* ACTION ITEM *
Repeat, line for line, the entries below from the first line to the line containing "Iteratively Factor: k^3", counting both ends.

Stored dataset items
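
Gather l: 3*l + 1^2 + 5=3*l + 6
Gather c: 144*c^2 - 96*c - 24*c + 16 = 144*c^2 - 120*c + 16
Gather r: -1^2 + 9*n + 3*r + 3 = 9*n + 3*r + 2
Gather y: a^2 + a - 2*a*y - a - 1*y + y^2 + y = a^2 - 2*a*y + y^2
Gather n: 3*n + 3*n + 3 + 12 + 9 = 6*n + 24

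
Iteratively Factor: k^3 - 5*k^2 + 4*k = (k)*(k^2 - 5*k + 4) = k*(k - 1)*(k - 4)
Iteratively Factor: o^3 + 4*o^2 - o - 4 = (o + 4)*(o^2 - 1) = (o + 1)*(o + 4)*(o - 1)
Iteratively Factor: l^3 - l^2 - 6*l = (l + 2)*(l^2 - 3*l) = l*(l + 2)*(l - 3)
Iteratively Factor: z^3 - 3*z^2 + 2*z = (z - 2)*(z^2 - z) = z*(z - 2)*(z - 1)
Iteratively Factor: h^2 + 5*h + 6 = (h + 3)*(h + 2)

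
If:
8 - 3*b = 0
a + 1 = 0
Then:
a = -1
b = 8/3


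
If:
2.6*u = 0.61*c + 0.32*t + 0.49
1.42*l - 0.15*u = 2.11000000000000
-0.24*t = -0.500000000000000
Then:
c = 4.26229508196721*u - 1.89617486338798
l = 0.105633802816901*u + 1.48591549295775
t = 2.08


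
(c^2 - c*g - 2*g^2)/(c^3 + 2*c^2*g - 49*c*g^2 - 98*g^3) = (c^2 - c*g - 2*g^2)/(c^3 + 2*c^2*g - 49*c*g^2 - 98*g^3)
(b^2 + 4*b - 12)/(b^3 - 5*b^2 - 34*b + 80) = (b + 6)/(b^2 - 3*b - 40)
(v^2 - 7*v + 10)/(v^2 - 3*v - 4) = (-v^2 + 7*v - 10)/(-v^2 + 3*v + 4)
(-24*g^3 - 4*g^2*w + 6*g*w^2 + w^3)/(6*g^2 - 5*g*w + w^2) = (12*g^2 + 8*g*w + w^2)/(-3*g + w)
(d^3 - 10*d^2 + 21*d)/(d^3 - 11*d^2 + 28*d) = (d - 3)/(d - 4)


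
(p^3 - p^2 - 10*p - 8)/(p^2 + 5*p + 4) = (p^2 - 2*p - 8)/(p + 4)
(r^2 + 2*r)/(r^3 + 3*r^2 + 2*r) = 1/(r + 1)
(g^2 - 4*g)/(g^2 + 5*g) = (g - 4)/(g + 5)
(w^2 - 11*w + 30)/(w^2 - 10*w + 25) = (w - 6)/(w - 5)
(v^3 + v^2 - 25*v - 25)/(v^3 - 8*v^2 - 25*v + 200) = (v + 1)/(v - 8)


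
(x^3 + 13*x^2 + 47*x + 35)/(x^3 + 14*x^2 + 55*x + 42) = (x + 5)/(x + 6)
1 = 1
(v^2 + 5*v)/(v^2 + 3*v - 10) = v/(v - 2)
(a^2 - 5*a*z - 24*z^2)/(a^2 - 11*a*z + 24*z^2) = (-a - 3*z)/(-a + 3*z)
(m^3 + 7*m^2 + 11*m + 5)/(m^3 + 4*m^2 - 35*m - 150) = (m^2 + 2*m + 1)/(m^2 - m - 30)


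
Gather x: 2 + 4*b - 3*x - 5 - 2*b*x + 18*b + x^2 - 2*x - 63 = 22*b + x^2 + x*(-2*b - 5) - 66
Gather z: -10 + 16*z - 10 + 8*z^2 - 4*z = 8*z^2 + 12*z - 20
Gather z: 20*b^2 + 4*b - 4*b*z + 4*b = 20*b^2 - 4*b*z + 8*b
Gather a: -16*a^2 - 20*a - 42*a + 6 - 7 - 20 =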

* TASK RESULT *
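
Gather l: 3*l + 1^2 + 5=3*l + 6
Gather c: 144*c^2 - 96*c - 24*c + 16 = 144*c^2 - 120*c + 16
Gather r: -1^2 + 9*n + 3*r + 3 = 9*n + 3*r + 2
Gather y: a^2 + a - 2*a*y - a - 1*y + y^2 + y = a^2 - 2*a*y + y^2
Gather n: 3*n + 3*n + 3 + 12 + 9 = 6*n + 24

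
Iteratively Factor: k^3 - 5*k^2 + 4*k = (k)*(k^2 - 5*k + 4) = k*(k - 1)*(k - 4)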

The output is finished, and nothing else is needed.